(Data extracted from a collection)
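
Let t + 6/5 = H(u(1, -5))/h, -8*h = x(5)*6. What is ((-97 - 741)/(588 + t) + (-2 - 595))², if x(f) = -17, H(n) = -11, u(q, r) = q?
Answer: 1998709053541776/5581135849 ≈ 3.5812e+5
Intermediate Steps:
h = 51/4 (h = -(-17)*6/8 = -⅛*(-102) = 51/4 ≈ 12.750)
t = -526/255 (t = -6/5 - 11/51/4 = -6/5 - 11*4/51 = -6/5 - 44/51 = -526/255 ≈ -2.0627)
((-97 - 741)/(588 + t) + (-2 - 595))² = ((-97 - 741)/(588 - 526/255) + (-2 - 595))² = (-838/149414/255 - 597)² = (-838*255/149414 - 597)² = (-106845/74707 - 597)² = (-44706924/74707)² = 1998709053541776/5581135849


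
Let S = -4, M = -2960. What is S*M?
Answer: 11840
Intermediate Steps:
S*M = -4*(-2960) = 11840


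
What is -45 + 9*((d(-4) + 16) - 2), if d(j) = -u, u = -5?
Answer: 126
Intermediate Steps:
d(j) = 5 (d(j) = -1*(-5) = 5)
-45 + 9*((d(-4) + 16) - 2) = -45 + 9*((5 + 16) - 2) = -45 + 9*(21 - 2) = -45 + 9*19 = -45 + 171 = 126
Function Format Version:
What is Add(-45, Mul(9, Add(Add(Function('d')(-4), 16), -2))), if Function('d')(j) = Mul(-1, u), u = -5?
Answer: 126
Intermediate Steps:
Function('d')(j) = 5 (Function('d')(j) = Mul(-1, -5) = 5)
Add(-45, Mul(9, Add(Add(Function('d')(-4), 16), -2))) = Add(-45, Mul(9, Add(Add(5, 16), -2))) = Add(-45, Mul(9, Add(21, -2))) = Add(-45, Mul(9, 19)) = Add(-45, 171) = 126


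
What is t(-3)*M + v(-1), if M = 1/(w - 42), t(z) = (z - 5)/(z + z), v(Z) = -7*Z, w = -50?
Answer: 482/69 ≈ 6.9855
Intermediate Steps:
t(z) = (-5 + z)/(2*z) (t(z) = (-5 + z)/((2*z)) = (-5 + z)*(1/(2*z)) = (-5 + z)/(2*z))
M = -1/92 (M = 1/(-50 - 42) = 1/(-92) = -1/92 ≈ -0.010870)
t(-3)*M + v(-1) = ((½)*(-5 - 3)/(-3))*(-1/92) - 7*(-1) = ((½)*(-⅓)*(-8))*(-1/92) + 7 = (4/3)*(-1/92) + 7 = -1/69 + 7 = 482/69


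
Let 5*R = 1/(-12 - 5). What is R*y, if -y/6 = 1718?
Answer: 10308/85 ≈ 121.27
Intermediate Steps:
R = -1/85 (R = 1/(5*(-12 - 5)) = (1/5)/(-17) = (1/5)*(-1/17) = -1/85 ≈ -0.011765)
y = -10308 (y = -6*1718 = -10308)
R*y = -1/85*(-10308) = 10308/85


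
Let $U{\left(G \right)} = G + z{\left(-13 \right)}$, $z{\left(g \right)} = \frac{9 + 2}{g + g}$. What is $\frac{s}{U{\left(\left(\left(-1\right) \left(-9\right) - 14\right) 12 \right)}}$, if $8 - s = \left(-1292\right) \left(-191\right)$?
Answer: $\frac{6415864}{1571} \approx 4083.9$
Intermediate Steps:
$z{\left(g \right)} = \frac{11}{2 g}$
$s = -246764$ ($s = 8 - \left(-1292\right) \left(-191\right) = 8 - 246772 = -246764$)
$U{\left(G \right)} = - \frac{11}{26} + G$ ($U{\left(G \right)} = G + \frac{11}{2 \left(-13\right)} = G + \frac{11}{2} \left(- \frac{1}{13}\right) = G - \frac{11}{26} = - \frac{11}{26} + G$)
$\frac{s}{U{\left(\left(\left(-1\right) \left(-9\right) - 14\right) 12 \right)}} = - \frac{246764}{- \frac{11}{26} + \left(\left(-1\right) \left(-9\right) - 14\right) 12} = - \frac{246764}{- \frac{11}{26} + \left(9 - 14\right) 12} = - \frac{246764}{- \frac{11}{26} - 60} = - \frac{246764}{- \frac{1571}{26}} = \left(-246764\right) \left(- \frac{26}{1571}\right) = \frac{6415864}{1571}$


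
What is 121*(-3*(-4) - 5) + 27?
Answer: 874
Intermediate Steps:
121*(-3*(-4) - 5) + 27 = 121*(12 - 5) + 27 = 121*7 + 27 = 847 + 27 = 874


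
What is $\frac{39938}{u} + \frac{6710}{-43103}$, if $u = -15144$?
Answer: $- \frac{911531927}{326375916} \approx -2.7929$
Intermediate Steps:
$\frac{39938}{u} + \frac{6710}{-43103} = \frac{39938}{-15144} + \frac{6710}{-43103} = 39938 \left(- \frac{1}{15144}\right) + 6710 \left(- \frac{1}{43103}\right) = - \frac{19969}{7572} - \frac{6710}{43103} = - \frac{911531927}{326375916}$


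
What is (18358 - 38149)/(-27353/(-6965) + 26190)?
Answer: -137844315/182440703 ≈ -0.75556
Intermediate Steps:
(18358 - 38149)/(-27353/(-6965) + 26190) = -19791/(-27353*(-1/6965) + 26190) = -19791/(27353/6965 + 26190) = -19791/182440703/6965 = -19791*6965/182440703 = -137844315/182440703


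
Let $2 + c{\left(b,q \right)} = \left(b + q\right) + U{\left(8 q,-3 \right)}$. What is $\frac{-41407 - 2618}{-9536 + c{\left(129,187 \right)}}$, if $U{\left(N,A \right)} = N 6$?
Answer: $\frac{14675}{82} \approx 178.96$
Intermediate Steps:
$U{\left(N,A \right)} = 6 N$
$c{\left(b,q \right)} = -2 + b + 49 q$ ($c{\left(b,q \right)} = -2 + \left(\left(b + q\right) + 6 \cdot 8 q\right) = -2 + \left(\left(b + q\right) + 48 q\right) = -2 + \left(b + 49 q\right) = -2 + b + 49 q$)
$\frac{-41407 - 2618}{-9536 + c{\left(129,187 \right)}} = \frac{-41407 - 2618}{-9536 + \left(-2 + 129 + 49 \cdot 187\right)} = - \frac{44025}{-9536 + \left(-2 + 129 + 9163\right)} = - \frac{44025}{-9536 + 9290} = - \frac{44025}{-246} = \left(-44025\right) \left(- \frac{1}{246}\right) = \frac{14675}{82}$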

WHAT IS EXPECTED: Gather up, from the records above, each line where the word "Answer" appears.

RESULT OF THE EXERCISE:
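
Answer: 1998709053541776/5581135849 ≈ 3.5812e+5
Answer: 11840
Answer: 126
Answer: 126
Answer: 482/69 ≈ 6.9855
Answer: 10308/85 ≈ 121.27
Answer: $\frac{6415864}{1571} \approx 4083.9$
Answer: 874
Answer: $- \frac{911531927}{326375916} \approx -2.7929$
Answer: -137844315/182440703 ≈ -0.75556
Answer: $\frac{14675}{82} \approx 178.96$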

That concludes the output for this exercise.